§ DATA EXTRACT

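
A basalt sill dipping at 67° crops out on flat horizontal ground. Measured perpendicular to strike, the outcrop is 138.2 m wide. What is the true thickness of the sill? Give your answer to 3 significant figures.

127 m

True thickness t = w · sin(dip) = 138.2 × sin 67°
t = 138.2 × 0.9205 = 127.214 m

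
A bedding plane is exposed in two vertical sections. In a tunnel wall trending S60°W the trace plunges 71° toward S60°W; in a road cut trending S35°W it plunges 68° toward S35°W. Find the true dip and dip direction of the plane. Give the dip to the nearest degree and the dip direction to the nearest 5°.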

§ EXERCISE PROMPT
Please reproduce each record precisely as written.

§ REPLY
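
A basalt sill dipping at 67° crops out on flat horizontal ground. Measured perpendicular to strike, the outcrop is 138.2 m wide. What is the true thickness of the sill? Give your answer to 3 significant figures.

127 m

True thickness t = w · sin(dip) = 138.2 × sin 67°
t = 138.2 × 0.9205 = 127.214 m

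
A bedding plane is exposed in two vertical sections. In a tunnel wall trending S60°W the trace plunges 71° toward S60°W; in a road cut trending S35°W it plunges 68° toward S35°W. Find the true dip and dip direction of the plane. Give the dip to the nearest degree and the dip direction to the nearest 5°.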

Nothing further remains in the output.